→ **Given data**
· · · · ·
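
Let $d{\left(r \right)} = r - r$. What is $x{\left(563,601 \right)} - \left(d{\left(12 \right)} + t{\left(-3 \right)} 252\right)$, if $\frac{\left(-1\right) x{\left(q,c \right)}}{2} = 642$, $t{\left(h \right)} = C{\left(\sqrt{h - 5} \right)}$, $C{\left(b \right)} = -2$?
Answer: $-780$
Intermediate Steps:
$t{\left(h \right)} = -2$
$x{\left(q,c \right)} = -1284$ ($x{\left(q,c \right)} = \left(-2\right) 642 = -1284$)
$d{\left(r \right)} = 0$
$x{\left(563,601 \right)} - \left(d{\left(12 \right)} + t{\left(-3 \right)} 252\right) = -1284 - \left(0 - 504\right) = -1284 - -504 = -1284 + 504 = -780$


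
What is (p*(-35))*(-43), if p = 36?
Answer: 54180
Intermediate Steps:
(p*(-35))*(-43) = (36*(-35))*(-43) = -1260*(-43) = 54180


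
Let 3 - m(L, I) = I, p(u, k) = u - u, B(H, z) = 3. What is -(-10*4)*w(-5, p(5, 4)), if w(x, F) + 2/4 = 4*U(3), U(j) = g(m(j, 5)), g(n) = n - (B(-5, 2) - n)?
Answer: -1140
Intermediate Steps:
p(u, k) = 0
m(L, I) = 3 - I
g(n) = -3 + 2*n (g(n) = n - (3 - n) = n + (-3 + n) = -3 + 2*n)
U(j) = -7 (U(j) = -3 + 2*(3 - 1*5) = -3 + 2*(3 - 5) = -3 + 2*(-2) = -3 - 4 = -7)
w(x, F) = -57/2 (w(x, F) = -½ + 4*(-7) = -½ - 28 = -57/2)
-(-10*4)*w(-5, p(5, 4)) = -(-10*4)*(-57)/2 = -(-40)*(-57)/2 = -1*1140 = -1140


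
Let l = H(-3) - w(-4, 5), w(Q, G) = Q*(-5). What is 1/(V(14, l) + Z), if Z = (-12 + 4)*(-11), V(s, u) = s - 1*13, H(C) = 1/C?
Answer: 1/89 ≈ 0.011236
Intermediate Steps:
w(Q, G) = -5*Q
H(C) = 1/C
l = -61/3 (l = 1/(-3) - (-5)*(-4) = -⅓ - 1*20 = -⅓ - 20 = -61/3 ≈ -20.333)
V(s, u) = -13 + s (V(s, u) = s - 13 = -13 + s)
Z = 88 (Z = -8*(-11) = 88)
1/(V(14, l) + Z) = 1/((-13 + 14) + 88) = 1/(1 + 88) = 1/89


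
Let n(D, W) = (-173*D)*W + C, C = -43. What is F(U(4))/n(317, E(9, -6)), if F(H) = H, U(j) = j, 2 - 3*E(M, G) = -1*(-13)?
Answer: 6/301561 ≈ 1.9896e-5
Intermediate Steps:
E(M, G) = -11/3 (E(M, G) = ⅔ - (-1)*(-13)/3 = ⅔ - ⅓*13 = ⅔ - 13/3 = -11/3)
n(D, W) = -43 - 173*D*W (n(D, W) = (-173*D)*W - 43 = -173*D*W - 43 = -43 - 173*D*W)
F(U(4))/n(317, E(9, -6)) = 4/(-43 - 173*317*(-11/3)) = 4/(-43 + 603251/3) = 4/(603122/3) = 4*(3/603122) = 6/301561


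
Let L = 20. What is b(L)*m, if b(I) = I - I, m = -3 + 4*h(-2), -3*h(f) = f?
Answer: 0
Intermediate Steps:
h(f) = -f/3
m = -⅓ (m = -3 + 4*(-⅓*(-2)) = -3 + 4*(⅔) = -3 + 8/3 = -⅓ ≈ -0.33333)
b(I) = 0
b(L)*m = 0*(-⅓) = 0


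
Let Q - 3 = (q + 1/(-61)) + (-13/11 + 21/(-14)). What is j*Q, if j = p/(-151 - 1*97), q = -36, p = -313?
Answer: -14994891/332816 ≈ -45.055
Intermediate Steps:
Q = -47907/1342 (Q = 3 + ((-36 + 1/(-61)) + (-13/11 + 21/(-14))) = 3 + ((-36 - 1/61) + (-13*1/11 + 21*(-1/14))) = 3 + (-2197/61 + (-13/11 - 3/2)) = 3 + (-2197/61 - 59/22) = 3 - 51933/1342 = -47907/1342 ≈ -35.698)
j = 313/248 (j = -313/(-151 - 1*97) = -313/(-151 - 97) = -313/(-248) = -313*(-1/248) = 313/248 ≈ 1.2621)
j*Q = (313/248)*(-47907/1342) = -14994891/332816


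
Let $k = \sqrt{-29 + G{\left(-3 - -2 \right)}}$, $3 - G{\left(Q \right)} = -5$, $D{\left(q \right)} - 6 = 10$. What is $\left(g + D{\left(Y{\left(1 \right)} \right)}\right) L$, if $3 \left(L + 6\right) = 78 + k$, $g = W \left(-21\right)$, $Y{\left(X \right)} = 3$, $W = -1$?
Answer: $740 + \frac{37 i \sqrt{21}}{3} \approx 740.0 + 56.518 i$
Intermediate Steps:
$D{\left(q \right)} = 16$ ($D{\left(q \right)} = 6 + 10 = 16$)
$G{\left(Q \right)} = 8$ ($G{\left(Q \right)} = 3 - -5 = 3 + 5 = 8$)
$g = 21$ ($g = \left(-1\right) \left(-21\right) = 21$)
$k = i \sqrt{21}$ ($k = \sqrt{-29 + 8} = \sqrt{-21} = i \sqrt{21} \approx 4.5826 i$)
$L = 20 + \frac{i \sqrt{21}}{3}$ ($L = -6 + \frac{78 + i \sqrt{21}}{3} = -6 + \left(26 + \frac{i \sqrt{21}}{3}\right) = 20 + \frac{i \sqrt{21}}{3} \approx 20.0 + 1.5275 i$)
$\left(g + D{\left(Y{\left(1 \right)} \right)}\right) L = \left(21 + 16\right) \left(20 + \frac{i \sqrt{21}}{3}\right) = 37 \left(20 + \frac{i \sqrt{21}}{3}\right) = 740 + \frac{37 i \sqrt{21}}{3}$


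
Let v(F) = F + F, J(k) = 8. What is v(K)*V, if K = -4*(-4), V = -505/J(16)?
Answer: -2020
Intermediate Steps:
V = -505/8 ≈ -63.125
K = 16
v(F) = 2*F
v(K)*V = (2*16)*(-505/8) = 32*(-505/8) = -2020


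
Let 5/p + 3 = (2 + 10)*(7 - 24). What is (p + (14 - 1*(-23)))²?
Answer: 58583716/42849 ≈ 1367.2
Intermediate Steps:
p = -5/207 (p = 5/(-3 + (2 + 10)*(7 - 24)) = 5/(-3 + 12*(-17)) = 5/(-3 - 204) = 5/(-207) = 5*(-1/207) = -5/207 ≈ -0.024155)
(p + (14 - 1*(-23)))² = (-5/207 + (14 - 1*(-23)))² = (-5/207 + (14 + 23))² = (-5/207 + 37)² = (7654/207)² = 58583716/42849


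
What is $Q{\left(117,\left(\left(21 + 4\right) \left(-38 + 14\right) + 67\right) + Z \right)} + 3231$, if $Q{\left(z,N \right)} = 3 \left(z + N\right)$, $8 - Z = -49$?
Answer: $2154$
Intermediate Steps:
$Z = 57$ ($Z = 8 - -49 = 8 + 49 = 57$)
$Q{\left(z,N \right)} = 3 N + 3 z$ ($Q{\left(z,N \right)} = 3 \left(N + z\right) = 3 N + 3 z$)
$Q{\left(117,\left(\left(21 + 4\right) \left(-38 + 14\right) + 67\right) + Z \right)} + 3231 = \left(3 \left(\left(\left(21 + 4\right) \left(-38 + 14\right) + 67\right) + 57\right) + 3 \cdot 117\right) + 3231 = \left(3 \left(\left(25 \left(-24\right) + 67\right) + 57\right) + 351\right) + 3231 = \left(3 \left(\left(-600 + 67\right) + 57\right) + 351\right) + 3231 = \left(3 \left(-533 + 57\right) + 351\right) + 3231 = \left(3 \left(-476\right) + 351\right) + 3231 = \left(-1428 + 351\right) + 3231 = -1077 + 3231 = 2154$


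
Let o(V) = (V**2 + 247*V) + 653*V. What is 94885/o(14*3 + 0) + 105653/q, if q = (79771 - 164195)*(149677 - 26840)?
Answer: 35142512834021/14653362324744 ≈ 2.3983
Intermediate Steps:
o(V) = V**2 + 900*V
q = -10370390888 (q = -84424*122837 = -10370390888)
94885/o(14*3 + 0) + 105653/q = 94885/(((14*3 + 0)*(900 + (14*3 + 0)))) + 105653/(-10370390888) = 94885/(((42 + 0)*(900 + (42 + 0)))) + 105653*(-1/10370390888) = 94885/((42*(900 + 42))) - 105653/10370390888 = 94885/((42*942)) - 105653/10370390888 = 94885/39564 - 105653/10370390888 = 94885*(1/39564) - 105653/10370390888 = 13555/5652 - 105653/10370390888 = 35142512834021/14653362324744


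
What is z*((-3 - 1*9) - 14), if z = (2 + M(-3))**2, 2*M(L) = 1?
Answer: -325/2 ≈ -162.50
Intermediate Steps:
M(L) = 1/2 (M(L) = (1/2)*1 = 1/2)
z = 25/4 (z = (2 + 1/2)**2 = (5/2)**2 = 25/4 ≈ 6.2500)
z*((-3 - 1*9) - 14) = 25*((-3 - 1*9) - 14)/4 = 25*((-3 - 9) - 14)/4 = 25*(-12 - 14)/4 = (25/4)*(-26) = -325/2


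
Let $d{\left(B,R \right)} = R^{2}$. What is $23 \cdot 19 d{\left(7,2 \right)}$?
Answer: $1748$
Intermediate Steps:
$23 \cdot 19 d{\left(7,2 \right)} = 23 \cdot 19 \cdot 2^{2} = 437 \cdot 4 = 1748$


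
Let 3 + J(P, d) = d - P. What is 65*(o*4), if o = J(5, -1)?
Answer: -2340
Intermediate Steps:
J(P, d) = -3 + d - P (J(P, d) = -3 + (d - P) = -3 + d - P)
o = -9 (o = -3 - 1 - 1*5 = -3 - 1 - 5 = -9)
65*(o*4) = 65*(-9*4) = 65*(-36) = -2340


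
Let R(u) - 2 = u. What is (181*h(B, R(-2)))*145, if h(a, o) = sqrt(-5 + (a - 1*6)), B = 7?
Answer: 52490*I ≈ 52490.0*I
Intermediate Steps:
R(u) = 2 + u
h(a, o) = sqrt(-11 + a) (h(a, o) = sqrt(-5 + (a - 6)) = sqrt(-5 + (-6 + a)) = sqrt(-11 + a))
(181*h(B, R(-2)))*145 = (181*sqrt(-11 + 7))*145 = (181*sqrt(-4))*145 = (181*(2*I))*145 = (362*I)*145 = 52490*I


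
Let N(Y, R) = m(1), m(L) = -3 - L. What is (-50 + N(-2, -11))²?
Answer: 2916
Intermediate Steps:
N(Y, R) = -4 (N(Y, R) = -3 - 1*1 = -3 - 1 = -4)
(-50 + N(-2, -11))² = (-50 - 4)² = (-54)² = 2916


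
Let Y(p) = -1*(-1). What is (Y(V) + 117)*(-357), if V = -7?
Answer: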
· · · · ·
The reply should hold only the lines from the top of the records through the line that has "Answer: $-780$", each one exact.

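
Let $d{\left(r \right)} = r - r$. What is $x{\left(563,601 \right)} - \left(d{\left(12 \right)} + t{\left(-3 \right)} 252\right)$, if $\frac{\left(-1\right) x{\left(q,c \right)}}{2} = 642$, $t{\left(h \right)} = C{\left(\sqrt{h - 5} \right)}$, $C{\left(b \right)} = -2$?
Answer: $-780$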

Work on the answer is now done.